▶ _Your objective_
Provide the records once more, identical to the original.

── Data in this exercise

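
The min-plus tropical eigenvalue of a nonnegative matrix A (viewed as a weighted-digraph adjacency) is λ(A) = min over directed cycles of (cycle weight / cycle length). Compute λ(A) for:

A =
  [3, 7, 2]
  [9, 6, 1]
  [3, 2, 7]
λ(A) = 3/2

Enumerate directed cycles and compute their means (weight / length). Sample:
  cycle 0 → 0: weight = 3, length = 1, mean = 3/1 ≈ 3.000
  cycle 1 → 1: weight = 6, length = 1, mean = 6/1 ≈ 6.000
  cycle 2 → 2: weight = 7, length = 1, mean = 7/1 ≈ 7.000
  cycle 0 → 1 → 0: weight = 16, length = 2, mean = 16/2 ≈ 8.000
  cycle 0 → 2 → 0: weight = 5, length = 2, mean = 5/2 ≈ 2.500
  cycle 1 → 0 → 1: weight = 16, length = 2, mean = 16/2 ≈ 8.000
Minimum mean = 1.500, attained e.g. along the cycle 1 → 2 → 1 with weight 3 and length 2. So λ(A) = 3/2 = 3/2.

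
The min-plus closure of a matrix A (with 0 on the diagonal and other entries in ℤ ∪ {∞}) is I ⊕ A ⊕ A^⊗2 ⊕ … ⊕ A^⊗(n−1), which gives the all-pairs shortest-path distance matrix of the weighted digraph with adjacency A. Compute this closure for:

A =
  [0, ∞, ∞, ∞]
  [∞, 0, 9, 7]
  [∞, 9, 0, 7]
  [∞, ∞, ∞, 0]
Closure =
  [0, ∞, ∞, ∞]
  [∞, 0, 9, 7]
  [∞, 9, 0, 7]
  [∞, ∞, ∞, 0]

This is the Floyd-Warshall all-pairs shortest-path computation. For each intermediate vertex k = 0, 1, …, 3, update dist[i][j] ← min(dist[i][j], dist[i][k] + dist[k][j]). The final matrix gives, for each (i, j), the minimum total weight of any directed path from i to j (possibly empty when i = j).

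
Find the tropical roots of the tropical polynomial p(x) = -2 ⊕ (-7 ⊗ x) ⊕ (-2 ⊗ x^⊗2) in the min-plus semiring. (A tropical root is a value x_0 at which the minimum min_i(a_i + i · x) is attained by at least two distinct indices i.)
Roots: {-5, 5}

Each tropical root is a break point of the lower envelope of the lines y = a_i + i · x (there are 3 lines, with slopes 0, 1, ..., 2). Only the lines that attain the minimum somewhere contribute to roots; other lines are dominated. Here the surviving (envelope) indices are i = 2, i = 1, i = 0.
Intersections between consecutive envelope lines give the roots: for adjacent envelope indices i < j the intersection is x = (a_i − a_j) / (j − i). Reading off the sorted break points: {-5, 5}.
Verification: at each break x_0, at least two indices attain the minimum of min_i(a_i + i · x_0).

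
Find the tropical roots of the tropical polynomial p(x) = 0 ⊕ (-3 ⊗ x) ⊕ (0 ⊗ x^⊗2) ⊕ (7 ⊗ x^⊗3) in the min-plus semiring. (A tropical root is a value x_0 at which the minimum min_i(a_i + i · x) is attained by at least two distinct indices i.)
Roots: {-7, -3, 3}

Each tropical root is a break point of the lower envelope of the lines y = a_i + i · x (there are 4 lines, with slopes 0, 1, ..., 3). Only the lines that attain the minimum somewhere contribute to roots; other lines are dominated. Here the surviving (envelope) indices are i = 3, i = 2, i = 1, i = 0.
Intersections between consecutive envelope lines give the roots: for adjacent envelope indices i < j the intersection is x = (a_i − a_j) / (j − i). Reading off the sorted break points: {-7, -3, 3}.
Verification: at each break x_0, at least two indices attain the minimum of min_i(a_i + i · x_0).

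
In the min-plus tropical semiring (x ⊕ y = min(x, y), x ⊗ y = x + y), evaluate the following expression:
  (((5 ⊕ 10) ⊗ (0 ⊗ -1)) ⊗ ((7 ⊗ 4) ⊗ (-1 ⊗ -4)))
(((5 ⊕ 10) ⊗ (0 ⊗ -1)) ⊗ ((7 ⊗ 4) ⊗ (-1 ⊗ -4))) = 10

Expand innermost to outermost. Recall ⊕ takes the minimum of its arguments and ⊗ takes their sum. Working out the expression (((5 ⊕ 10) ⊗ (0 ⊗ -1)) ⊗ ((7 ⊗ 4) ⊗ (-1 ⊗ -4))) gives 10.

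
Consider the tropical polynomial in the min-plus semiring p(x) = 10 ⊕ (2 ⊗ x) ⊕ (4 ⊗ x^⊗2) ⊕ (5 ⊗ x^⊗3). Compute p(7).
p(7) = 9

A tropical monomial a ⊗ x^⊗i evaluates to a + i · x. Evaluating each term at x = 7:
  Term 0 contributes 10 + 0 · 7 = 10
  Term 1 contributes 2 + 1 · 7 = 9
  Term 2 contributes 4 + 2 · 7 = 18
  Term 3 contributes 5 + 3 · 7 = 26
p(7) = ⊕ of these = min[10, 9, 18, 26] = 9.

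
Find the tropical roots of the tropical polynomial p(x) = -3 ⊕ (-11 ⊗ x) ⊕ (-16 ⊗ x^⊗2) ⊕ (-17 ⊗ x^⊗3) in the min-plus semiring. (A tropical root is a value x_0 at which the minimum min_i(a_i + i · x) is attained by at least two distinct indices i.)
Roots: {1, 5, 8}

Each tropical root is a break point of the lower envelope of the lines y = a_i + i · x (there are 4 lines, with slopes 0, 1, ..., 3). Only the lines that attain the minimum somewhere contribute to roots; other lines are dominated. Here the surviving (envelope) indices are i = 3, i = 2, i = 1, i = 0.
Intersections between consecutive envelope lines give the roots: for adjacent envelope indices i < j the intersection is x = (a_i − a_j) / (j − i). Reading off the sorted break points: {1, 5, 8}.
Verification: at each break x_0, at least two indices attain the minimum of min_i(a_i + i · x_0).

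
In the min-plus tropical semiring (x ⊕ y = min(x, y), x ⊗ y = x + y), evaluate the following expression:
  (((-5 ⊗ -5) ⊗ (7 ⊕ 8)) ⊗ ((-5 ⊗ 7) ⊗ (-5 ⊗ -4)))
(((-5 ⊗ -5) ⊗ (7 ⊕ 8)) ⊗ ((-5 ⊗ 7) ⊗ (-5 ⊗ -4))) = -10

Expand innermost to outermost. Recall ⊕ takes the minimum of its arguments and ⊗ takes their sum. Working out the expression (((-5 ⊗ -5) ⊗ (7 ⊕ 8)) ⊗ ((-5 ⊗ 7) ⊗ (-5 ⊗ -4))) gives -10.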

────

▶ _Response box_
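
The min-plus tropical eigenvalue of a nonnegative matrix A (viewed as a weighted-digraph adjacency) is λ(A) = min over directed cycles of (cycle weight / cycle length). Compute λ(A) for:

A =
  [3, 7, 2]
  [9, 6, 1]
  [3, 2, 7]
λ(A) = 3/2

Enumerate directed cycles and compute their means (weight / length). Sample:
  cycle 0 → 0: weight = 3, length = 1, mean = 3/1 ≈ 3.000
  cycle 1 → 1: weight = 6, length = 1, mean = 6/1 ≈ 6.000
  cycle 2 → 2: weight = 7, length = 1, mean = 7/1 ≈ 7.000
  cycle 0 → 1 → 0: weight = 16, length = 2, mean = 16/2 ≈ 8.000
  cycle 0 → 2 → 0: weight = 5, length = 2, mean = 5/2 ≈ 2.500
  cycle 1 → 0 → 1: weight = 16, length = 2, mean = 16/2 ≈ 8.000
Minimum mean = 1.500, attained e.g. along the cycle 1 → 2 → 1 with weight 3 and length 2. So λ(A) = 3/2 = 3/2.

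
The min-plus closure of a matrix A (with 0 on the diagonal and other entries in ℤ ∪ {∞}) is I ⊕ A ⊕ A^⊗2 ⊕ … ⊕ A^⊗(n−1), which gives the all-pairs shortest-path distance matrix of the weighted digraph with adjacency A. Compute this closure for:

A =
  [0, ∞, ∞, ∞]
  [∞, 0, 9, 7]
  [∞, 9, 0, 7]
  [∞, ∞, ∞, 0]
Closure =
  [0, ∞, ∞, ∞]
  [∞, 0, 9, 7]
  [∞, 9, 0, 7]
  [∞, ∞, ∞, 0]

This is the Floyd-Warshall all-pairs shortest-path computation. For each intermediate vertex k = 0, 1, …, 3, update dist[i][j] ← min(dist[i][j], dist[i][k] + dist[k][j]). The final matrix gives, for each (i, j), the minimum total weight of any directed path from i to j (possibly empty when i = j).

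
Find the tropical roots of the tropical polynomial p(x) = -2 ⊕ (-7 ⊗ x) ⊕ (-2 ⊗ x^⊗2) in the min-plus semiring. (A tropical root is a value x_0 at which the minimum min_i(a_i + i · x) is attained by at least two distinct indices i.)
Roots: {-5, 5}

Each tropical root is a break point of the lower envelope of the lines y = a_i + i · x (there are 3 lines, with slopes 0, 1, ..., 2). Only the lines that attain the minimum somewhere contribute to roots; other lines are dominated. Here the surviving (envelope) indices are i = 2, i = 1, i = 0.
Intersections between consecutive envelope lines give the roots: for adjacent envelope indices i < j the intersection is x = (a_i − a_j) / (j − i). Reading off the sorted break points: {-5, 5}.
Verification: at each break x_0, at least two indices attain the minimum of min_i(a_i + i · x_0).

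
Find the tropical roots of the tropical polynomial p(x) = 0 ⊕ (-3 ⊗ x) ⊕ (0 ⊗ x^⊗2) ⊕ (7 ⊗ x^⊗3) in the min-plus semiring. (A tropical root is a value x_0 at which the minimum min_i(a_i + i · x) is attained by at least two distinct indices i.)
Roots: {-7, -3, 3}

Each tropical root is a break point of the lower envelope of the lines y = a_i + i · x (there are 4 lines, with slopes 0, 1, ..., 3). Only the lines that attain the minimum somewhere contribute to roots; other lines are dominated. Here the surviving (envelope) indices are i = 3, i = 2, i = 1, i = 0.
Intersections between consecutive envelope lines give the roots: for adjacent envelope indices i < j the intersection is x = (a_i − a_j) / (j − i). Reading off the sorted break points: {-7, -3, 3}.
Verification: at each break x_0, at least two indices attain the minimum of min_i(a_i + i · x_0).

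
In the min-plus tropical semiring (x ⊕ y = min(x, y), x ⊗ y = x + y), evaluate the following expression:
  (((5 ⊕ 10) ⊗ (0 ⊗ -1)) ⊗ ((7 ⊗ 4) ⊗ (-1 ⊗ -4)))
(((5 ⊕ 10) ⊗ (0 ⊗ -1)) ⊗ ((7 ⊗ 4) ⊗ (-1 ⊗ -4))) = 10

Expand innermost to outermost. Recall ⊕ takes the minimum of its arguments and ⊗ takes their sum. Working out the expression (((5 ⊕ 10) ⊗ (0 ⊗ -1)) ⊗ ((7 ⊗ 4) ⊗ (-1 ⊗ -4))) gives 10.

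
Consider the tropical polynomial in the min-plus semiring p(x) = 10 ⊕ (2 ⊗ x) ⊕ (4 ⊗ x^⊗2) ⊕ (5 ⊗ x^⊗3). Compute p(7).
p(7) = 9

A tropical monomial a ⊗ x^⊗i evaluates to a + i · x. Evaluating each term at x = 7:
  Term 0 contributes 10 + 0 · 7 = 10
  Term 1 contributes 2 + 1 · 7 = 9
  Term 2 contributes 4 + 2 · 7 = 18
  Term 3 contributes 5 + 3 · 7 = 26
p(7) = ⊕ of these = min[10, 9, 18, 26] = 9.

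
Find the tropical roots of the tropical polynomial p(x) = -3 ⊕ (-11 ⊗ x) ⊕ (-16 ⊗ x^⊗2) ⊕ (-17 ⊗ x^⊗3) in the min-plus semiring. (A tropical root is a value x_0 at which the minimum min_i(a_i + i · x) is attained by at least two distinct indices i.)
Roots: {1, 5, 8}

Each tropical root is a break point of the lower envelope of the lines y = a_i + i · x (there are 4 lines, with slopes 0, 1, ..., 3). Only the lines that attain the minimum somewhere contribute to roots; other lines are dominated. Here the surviving (envelope) indices are i = 3, i = 2, i = 1, i = 0.
Intersections between consecutive envelope lines give the roots: for adjacent envelope indices i < j the intersection is x = (a_i − a_j) / (j − i). Reading off the sorted break points: {1, 5, 8}.
Verification: at each break x_0, at least two indices attain the minimum of min_i(a_i + i · x_0).

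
In the min-plus tropical semiring (x ⊕ y = min(x, y), x ⊗ y = x + y), evaluate the following expression:
  (((-5 ⊗ -5) ⊗ (7 ⊕ 8)) ⊗ ((-5 ⊗ 7) ⊗ (-5 ⊗ -4)))
(((-5 ⊗ -5) ⊗ (7 ⊕ 8)) ⊗ ((-5 ⊗ 7) ⊗ (-5 ⊗ -4))) = -10

Expand innermost to outermost. Recall ⊕ takes the minimum of its arguments and ⊗ takes their sum. Working out the expression (((-5 ⊗ -5) ⊗ (7 ⊕ 8)) ⊗ ((-5 ⊗ 7) ⊗ (-5 ⊗ -4))) gives -10.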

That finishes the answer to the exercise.